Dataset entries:
==================================================

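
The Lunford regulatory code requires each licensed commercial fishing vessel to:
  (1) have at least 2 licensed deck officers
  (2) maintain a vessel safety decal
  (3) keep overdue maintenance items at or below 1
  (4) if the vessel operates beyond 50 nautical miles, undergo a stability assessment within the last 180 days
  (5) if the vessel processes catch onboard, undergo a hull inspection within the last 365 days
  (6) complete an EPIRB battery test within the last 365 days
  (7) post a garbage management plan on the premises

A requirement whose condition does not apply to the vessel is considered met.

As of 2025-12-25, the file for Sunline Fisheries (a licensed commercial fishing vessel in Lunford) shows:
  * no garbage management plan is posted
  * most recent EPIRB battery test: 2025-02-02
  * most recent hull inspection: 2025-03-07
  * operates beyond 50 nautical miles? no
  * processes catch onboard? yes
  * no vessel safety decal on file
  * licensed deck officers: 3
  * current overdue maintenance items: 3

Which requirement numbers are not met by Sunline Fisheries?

2, 3, 7

1. licensed deck officers 3 ≥ 2 → met
2. vessel safety decal absent → not met
3. overdue maintenance items 3 > 1 → not met
4. condition 'operates beyond 50 nautical miles' does not hold → requirement n/a → met
5. condition 'processes catch onboard' holds; hull inspection 293 days ago vs limit 365 → met
6. EPIRB battery test 326 days ago vs limit 365 → met
7. garbage management plan absent → not met
Not met: 2, 3, 7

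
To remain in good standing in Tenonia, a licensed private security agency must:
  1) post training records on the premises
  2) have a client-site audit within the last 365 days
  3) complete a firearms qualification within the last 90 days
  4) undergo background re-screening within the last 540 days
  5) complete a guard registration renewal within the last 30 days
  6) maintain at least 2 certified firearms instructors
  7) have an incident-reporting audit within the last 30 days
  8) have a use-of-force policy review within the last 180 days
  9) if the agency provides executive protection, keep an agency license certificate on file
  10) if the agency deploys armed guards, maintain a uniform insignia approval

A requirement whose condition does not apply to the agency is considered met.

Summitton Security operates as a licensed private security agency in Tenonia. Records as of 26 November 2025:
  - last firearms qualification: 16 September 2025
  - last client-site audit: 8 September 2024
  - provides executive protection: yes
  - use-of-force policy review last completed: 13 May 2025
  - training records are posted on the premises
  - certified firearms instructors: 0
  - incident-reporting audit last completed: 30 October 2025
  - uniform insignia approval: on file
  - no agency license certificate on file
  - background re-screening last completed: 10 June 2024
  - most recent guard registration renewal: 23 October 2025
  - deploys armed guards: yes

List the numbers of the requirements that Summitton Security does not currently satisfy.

1. training records present → met
2. client-site audit 444 days ago vs limit 365 → not met
3. firearms qualification 71 days ago vs limit 90 → met
4. background re-screening 534 days ago vs limit 540 → met
5. guard registration renewal 34 days ago vs limit 30 → not met
6. certified firearms instructors 0 < 2 → not met
7. incident-reporting audit 27 days ago vs limit 30 → met
8. use-of-force policy review 197 days ago vs limit 180 → not met
9. condition 'provides executive protection' holds; agency license certificate absent → not met
10. condition 'deploys armed guards' holds; uniform insignia approval present → met
Not met: 2, 5, 6, 8, 9

2, 5, 6, 8, 9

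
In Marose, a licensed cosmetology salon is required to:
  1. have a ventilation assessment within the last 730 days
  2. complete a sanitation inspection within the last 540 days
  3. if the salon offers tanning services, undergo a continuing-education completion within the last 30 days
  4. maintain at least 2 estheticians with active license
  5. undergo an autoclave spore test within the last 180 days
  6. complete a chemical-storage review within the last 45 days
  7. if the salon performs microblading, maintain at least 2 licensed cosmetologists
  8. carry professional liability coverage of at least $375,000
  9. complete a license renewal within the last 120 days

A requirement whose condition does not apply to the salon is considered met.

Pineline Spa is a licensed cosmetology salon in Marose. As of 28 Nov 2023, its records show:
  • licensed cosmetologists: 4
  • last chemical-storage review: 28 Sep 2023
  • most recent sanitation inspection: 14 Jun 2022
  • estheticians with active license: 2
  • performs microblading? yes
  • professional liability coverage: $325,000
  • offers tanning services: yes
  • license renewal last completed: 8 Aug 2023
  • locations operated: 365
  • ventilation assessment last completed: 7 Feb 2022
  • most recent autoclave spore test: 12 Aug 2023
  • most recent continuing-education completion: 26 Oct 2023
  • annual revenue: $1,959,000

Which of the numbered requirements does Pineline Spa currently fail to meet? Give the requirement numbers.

1. ventilation assessment 659 days ago vs limit 730 → met
2. sanitation inspection 532 days ago vs limit 540 → met
3. condition 'offers tanning services' holds; continuing-education completion 33 days ago vs limit 30 → not met
4. estheticians with active license 2 ≥ 2 → met
5. autoclave spore test 108 days ago vs limit 180 → met
6. chemical-storage review 61 days ago vs limit 45 → not met
7. condition 'performs microblading' holds; licensed cosmetologists 4 ≥ 2 → met
8. professional liability coverage $325,000 < $375,000 → not met
9. license renewal 112 days ago vs limit 120 → met
Not met: 3, 6, 8

3, 6, 8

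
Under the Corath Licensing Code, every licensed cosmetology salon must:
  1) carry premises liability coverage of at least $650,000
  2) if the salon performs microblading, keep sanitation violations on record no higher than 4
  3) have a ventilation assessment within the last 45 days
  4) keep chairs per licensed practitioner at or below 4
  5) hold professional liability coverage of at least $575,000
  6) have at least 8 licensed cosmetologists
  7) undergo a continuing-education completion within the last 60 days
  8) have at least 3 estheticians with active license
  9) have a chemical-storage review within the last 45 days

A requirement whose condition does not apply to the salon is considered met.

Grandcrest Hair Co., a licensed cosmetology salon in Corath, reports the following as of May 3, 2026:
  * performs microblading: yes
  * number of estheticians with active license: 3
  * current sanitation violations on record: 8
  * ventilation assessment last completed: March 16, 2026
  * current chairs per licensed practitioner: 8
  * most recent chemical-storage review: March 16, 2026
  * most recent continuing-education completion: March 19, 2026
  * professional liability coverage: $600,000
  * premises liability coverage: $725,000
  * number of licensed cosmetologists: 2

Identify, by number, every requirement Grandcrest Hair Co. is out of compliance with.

2, 3, 4, 6, 9

1. premises liability coverage $725,000 ≥ $650,000 → met
2. condition 'performs microblading' holds; sanitation violations on record 8 > 4 → not met
3. ventilation assessment 48 days ago vs limit 45 → not met
4. chairs per licensed practitioner 8 > 4 → not met
5. professional liability coverage $600,000 ≥ $575,000 → met
6. licensed cosmetologists 2 < 8 → not met
7. continuing-education completion 45 days ago vs limit 60 → met
8. estheticians with active license 3 ≥ 3 → met
9. chemical-storage review 48 days ago vs limit 45 → not met
Not met: 2, 3, 4, 6, 9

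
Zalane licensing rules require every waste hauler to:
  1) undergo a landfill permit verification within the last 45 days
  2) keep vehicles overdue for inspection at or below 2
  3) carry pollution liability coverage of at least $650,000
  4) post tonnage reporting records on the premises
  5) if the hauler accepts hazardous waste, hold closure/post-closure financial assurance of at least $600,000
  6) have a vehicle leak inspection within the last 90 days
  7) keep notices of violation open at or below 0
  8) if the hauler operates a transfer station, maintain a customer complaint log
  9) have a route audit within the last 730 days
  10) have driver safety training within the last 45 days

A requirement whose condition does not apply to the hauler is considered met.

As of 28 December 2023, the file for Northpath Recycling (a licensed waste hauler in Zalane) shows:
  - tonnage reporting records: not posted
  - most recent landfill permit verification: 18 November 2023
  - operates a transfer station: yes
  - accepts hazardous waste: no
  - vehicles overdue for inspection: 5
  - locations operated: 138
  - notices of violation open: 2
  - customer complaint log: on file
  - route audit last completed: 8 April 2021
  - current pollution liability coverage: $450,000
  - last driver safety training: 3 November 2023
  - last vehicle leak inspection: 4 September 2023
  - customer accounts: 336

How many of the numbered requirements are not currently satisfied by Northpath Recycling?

1. landfill permit verification 40 days ago vs limit 45 → met
2. vehicles overdue for inspection 5 > 2 → not met
3. pollution liability coverage $450,000 < $650,000 → not met
4. tonnage reporting records absent → not met
5. condition 'accepts hazardous waste' does not hold → requirement n/a → met
6. vehicle leak inspection 115 days ago vs limit 90 → not met
7. notices of violation open 2 > 0 → not met
8. condition 'operates a transfer station' holds; customer complaint log present → met
9. route audit 994 days ago vs limit 730 → not met
10. driver safety training 55 days ago vs limit 45 → not met
Not met: 7 of 10

7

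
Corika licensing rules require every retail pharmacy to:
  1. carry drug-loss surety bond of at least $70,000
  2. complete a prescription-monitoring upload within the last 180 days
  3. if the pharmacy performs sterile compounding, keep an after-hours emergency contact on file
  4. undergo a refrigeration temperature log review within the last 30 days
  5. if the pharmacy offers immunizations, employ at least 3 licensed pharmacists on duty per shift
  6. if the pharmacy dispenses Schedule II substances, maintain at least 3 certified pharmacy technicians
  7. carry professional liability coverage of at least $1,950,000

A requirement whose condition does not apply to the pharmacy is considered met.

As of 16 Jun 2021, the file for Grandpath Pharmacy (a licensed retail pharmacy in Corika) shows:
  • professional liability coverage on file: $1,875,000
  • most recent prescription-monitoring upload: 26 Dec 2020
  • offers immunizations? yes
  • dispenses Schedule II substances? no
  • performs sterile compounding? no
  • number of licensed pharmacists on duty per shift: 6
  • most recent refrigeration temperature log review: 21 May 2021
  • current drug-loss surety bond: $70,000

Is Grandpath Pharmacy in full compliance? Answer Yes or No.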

==================================================

WHAT THE TASK ASKS: Your reply is to repeat, unchanged, the lines above running from the one with "licensed cosmetologists: 4" up to and including the one with "tanning services: yes".

RESPONSE AREA:
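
  • licensed cosmetologists: 4
  • last chemical-storage review: 28 Sep 2023
  • most recent sanitation inspection: 14 Jun 2022
  • estheticians with active license: 2
  • performs microblading? yes
  • professional liability coverage: $325,000
  • offers tanning services: yes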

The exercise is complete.